─── RECORDS FOR THIS EXERCISE
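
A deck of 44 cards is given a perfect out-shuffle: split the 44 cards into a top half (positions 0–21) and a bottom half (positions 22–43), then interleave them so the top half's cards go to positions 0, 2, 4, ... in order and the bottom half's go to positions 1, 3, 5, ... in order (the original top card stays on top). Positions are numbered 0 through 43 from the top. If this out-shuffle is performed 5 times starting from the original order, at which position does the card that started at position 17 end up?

28

Track the card's position through each out-shuffle:
17 → 34 → 25 → 7 → 14 → 28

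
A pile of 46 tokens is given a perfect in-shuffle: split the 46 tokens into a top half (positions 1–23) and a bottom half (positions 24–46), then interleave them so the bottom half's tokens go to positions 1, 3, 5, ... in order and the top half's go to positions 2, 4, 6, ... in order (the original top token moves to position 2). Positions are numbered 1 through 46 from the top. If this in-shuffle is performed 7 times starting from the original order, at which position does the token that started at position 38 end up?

Track the token's position through each in-shuffle:
38 → 29 → 11 → 22 → 44 → 41 → 35 → 23

23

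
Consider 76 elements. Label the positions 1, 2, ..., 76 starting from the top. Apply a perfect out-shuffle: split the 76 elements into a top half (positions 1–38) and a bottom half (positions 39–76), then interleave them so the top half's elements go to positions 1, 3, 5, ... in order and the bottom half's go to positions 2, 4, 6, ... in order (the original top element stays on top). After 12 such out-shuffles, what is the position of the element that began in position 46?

46

Track the element's position through each out-shuffle:
46 → 16 → 31 → 61 → 46 → 16 → 31 → 61 → 46 → 16 → 31 → 61 → 46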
──────
## TASK GOAL:
Once you have read the entries, reproduce each one exactly.

## RESULT OF THIS EXERCISE:
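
A deck of 44 cards is given a perfect out-shuffle: split the 44 cards into a top half (positions 0–21) and a bottom half (positions 22–43), then interleave them so the top half's cards go to positions 0, 2, 4, ... in order and the bottom half's go to positions 1, 3, 5, ... in order (the original top card stays on top). Positions are numbered 0 through 43 from the top. If this out-shuffle is performed 5 times starting from the original order, at which position does the card that started at position 17 end up?

28

Track the card's position through each out-shuffle:
17 → 34 → 25 → 7 → 14 → 28

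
A pile of 46 tokens is given a perfect in-shuffle: split the 46 tokens into a top half (positions 1–23) and a bottom half (positions 24–46), then interleave them so the bottom half's tokens go to positions 1, 3, 5, ... in order and the top half's go to positions 2, 4, 6, ... in order (the original top token moves to position 2). Positions are numbered 1 through 46 from the top. If this in-shuffle is performed 7 times starting from the original order, at which position does the token that started at position 38 end up?

Track the token's position through each in-shuffle:
38 → 29 → 11 → 22 → 44 → 41 → 35 → 23

23

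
Consider 76 elements. Label the positions 1, 2, ..., 76 starting from the top. Apply a perfect out-shuffle: split the 76 elements into a top half (positions 1–38) and a bottom half (positions 39–76), then interleave them so the top half's elements go to positions 1, 3, 5, ... in order and the bottom half's go to positions 2, 4, 6, ... in order (the original top element stays on top). After 12 such out-shuffles, what is the position of the element that began in position 46?

46

Track the element's position through each out-shuffle:
46 → 16 → 31 → 61 → 46 → 16 → 31 → 61 → 46 → 16 → 31 → 61 → 46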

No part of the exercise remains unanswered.